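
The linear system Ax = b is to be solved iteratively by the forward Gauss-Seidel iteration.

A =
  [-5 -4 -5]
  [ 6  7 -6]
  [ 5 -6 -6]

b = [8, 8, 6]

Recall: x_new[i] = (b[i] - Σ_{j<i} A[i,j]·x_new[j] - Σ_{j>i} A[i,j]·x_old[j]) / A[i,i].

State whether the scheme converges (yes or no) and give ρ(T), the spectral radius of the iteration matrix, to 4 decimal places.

Split A = D + L + U, D = diag(-5, 7, -6).
GS T = -(D+L)⁻¹U: row 0 first, T[0,2] = -(-5)/(-5) = -1.0000; later rows by forward substitution.
  T[0,:] = [+0.0000 -0.8000 -1.0000]
  T[1,:] = [+0.0000 +0.6857 +1.7143]
  T[2,:] = [+0.0000 -1.3524 -2.5476]
|roots of det(T-λI)|: 1.4743, 0.3876, 0.0000.
ρ = 1.4743; 1.4743 > 1, so it fails to converge.

no, ρ = 1.4743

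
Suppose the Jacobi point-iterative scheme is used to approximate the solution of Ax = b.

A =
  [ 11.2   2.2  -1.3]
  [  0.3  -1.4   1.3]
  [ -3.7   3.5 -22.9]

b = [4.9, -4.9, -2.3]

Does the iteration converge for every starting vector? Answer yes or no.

A = D + L + U where D = diag(11.2, -1.4, -22.9).
T_J = -D⁻¹(L+U): T[1,0] = -(0.3)/(-1.4) = +0.2143; T[1,1] = 0.
  T[0,:] = [+0.0000 -0.1964 +0.1161]
  T[1,:] = [+0.2143 +0.0000 +0.9286]
  T[2,:] = [-0.1616 +0.1528 +0.0000]
moduli |λ_i(T)| = 0.4042, 0.2869, 0.2869.
spectral radius ρ = 0.4042; 0.4042 < 1: convergent.

yes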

Problem requirements —
The entire set of records should be returned exactly.

Result of this exercise —
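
The linear system Ax = b is to be solved iteratively by the forward Gauss-Seidel iteration.

A =
  [-5 -4 -5]
  [ 6  7 -6]
  [ 5 -6 -6]

b = [8, 8, 6]

Recall: x_new[i] = (b[i] - Σ_{j<i} A[i,j]·x_new[j] - Σ_{j>i} A[i,j]·x_old[j]) / A[i,i].

State whether the scheme converges (yes or no) and give ρ(T), the spectral radius of the iteration matrix, to 4 decimal places.

Split A = D + L + U, D = diag(-5, 7, -6).
GS T = -(D+L)⁻¹U: row 0 first, T[0,2] = -(-5)/(-5) = -1.0000; later rows by forward substitution.
  T[0,:] = [+0.0000 -0.8000 -1.0000]
  T[1,:] = [+0.0000 +0.6857 +1.7143]
  T[2,:] = [+0.0000 -1.3524 -2.5476]
|roots of det(T-λI)|: 1.4743, 0.3876, 0.0000.
ρ = 1.4743; 1.4743 > 1, so it fails to converge.

no, ρ = 1.4743

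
Suppose the Jacobi point-iterative scheme is used to approximate the solution of Ax = b.

A =
  [ 11.2   2.2  -1.3]
  [  0.3  -1.4   1.3]
  [ -3.7   3.5 -22.9]

b = [4.9, -4.9, -2.3]

Does the iteration converge for every starting vector? Answer yes or no.

A = D + L + U where D = diag(11.2, -1.4, -22.9).
T_J = -D⁻¹(L+U): T[1,0] = -(0.3)/(-1.4) = +0.2143; T[1,1] = 0.
  T[0,:] = [+0.0000 -0.1964 +0.1161]
  T[1,:] = [+0.2143 +0.0000 +0.9286]
  T[2,:] = [-0.1616 +0.1528 +0.0000]
moduli |λ_i(T)| = 0.4042, 0.2869, 0.2869.
spectral radius ρ = 0.4042; 0.4042 < 1: convergent.

yes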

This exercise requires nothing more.